→ **TO DO**
From the first line through the line containing "3. c = malloc(5)", transcribe the records exactly and include no other lines.

→ **DATA**

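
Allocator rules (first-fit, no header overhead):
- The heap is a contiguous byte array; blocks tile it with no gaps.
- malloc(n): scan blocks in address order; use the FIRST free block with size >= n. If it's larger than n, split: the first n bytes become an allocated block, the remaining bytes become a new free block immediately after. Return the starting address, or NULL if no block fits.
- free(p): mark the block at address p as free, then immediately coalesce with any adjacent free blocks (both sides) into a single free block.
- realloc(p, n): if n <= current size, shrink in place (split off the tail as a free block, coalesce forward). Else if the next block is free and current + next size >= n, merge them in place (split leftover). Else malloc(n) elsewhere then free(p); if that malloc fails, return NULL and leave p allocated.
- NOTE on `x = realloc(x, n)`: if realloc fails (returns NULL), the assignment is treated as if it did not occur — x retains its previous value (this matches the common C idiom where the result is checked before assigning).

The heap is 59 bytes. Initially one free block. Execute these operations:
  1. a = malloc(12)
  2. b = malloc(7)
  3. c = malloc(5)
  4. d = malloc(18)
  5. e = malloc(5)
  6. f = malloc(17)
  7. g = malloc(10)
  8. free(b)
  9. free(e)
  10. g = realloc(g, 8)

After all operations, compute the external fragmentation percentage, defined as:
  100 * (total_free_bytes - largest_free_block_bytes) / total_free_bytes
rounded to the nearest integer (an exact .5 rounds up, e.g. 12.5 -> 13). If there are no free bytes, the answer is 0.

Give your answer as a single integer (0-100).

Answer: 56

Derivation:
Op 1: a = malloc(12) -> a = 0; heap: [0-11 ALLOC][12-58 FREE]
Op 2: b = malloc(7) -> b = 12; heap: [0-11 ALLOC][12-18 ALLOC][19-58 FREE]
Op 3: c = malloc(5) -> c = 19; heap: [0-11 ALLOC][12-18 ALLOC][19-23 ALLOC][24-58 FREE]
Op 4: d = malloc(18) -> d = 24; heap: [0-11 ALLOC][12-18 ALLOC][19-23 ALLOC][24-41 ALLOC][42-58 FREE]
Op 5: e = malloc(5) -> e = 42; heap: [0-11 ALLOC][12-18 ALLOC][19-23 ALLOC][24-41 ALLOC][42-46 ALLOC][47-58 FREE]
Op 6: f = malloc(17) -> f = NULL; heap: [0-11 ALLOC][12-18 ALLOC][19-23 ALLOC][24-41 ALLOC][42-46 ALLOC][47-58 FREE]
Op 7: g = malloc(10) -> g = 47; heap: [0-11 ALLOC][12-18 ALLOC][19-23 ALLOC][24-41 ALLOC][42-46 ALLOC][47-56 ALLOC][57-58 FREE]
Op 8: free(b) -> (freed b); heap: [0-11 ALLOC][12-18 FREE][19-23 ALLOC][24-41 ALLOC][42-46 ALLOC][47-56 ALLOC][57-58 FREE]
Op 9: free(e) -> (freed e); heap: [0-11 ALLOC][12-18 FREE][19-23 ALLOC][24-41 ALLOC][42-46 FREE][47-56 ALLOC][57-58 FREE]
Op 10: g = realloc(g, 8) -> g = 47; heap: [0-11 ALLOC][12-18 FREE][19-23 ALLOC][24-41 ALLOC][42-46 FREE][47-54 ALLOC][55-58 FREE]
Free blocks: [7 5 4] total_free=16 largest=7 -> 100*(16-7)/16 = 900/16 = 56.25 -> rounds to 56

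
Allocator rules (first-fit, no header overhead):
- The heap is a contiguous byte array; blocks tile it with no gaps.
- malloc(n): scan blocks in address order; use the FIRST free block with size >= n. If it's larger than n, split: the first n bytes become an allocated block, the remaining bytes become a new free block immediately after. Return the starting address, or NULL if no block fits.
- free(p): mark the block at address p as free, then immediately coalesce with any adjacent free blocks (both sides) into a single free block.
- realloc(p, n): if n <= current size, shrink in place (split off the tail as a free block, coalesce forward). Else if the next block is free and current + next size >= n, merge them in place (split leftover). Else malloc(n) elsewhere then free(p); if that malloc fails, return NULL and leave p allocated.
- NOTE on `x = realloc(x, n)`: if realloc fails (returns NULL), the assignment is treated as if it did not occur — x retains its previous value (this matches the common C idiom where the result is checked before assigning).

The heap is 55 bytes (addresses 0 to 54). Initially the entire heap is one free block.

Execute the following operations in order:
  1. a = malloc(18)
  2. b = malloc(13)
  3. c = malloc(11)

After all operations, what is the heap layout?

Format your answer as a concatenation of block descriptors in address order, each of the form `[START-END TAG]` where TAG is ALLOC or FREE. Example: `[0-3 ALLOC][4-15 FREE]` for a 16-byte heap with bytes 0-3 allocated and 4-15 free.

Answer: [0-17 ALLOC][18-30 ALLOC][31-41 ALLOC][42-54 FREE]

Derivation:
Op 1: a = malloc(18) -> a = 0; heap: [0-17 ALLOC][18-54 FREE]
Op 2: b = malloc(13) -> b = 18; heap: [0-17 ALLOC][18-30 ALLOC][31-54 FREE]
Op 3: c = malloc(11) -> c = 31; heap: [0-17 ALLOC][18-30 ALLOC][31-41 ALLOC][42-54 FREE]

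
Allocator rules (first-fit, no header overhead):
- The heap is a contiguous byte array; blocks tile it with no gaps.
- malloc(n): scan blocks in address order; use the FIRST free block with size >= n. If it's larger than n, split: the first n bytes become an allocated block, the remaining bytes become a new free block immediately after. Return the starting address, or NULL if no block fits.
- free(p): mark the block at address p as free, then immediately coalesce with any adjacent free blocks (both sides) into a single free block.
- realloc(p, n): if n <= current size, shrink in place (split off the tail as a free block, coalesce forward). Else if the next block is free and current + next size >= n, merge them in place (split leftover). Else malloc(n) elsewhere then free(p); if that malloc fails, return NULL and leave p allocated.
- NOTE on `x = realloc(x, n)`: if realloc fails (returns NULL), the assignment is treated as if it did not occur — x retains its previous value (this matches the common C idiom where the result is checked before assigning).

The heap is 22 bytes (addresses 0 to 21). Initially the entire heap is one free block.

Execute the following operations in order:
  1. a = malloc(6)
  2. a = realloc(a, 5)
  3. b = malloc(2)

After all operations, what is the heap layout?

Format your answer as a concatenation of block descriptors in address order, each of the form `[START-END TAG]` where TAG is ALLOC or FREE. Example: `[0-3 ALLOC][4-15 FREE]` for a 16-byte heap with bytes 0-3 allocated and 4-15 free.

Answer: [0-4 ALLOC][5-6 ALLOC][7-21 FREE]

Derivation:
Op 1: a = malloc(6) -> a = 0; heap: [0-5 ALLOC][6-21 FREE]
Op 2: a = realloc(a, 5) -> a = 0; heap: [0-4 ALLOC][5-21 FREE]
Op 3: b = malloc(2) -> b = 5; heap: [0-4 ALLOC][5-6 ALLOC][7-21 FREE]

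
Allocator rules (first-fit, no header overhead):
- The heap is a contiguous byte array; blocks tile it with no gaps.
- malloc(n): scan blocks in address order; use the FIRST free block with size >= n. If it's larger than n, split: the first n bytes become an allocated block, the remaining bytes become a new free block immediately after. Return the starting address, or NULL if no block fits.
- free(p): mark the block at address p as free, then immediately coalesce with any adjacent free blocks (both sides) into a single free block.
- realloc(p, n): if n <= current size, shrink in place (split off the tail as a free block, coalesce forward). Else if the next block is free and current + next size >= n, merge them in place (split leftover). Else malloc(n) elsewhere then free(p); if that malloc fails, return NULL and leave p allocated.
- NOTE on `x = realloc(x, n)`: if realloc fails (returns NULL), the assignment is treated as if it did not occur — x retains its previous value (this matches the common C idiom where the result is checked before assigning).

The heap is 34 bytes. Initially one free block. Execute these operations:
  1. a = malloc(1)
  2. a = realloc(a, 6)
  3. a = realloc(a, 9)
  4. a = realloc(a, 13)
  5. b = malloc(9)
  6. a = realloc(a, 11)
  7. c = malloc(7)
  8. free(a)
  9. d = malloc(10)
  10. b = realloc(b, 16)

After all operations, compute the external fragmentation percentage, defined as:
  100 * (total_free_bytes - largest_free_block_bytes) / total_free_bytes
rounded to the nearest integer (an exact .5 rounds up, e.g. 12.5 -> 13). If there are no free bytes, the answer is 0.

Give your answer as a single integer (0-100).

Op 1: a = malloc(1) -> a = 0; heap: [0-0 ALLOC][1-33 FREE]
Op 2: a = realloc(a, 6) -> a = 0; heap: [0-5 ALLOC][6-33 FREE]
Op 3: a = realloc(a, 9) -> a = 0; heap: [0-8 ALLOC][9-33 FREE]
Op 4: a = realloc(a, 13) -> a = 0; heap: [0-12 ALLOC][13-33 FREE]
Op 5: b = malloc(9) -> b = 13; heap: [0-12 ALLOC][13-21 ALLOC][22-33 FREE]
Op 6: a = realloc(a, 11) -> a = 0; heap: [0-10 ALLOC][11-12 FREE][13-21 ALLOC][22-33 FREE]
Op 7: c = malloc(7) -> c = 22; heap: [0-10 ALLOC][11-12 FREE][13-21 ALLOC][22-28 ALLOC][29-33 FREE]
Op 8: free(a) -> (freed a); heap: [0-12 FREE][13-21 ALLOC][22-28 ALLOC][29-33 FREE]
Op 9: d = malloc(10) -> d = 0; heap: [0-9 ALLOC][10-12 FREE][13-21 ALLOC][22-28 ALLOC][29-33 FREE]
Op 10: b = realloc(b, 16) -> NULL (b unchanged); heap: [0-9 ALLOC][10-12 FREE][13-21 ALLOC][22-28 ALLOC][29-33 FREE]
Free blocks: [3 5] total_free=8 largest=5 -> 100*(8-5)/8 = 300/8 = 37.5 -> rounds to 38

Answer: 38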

→ **OUTPUT FOR THIS TASK**
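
Allocator rules (first-fit, no header overhead):
- The heap is a contiguous byte array; blocks tile it with no gaps.
- malloc(n): scan blocks in address order; use the FIRST free block with size >= n. If it's larger than n, split: the first n bytes become an allocated block, the remaining bytes become a new free block immediately after. Return the starting address, or NULL if no block fits.
- free(p): mark the block at address p as free, then immediately coalesce with any adjacent free blocks (both sides) into a single free block.
- realloc(p, n): if n <= current size, shrink in place (split off the tail as a free block, coalesce forward). Else if the next block is free and current + next size >= n, merge them in place (split leftover). Else malloc(n) elsewhere then free(p); if that malloc fails, return NULL and leave p allocated.
- NOTE on `x = realloc(x, n)`: if realloc fails (returns NULL), the assignment is treated as if it did not occur — x retains its previous value (this matches the common C idiom where the result is checked before assigning).

The heap is 59 bytes. Initially one free block. Execute these operations:
  1. a = malloc(12)
  2. b = malloc(7)
  3. c = malloc(5)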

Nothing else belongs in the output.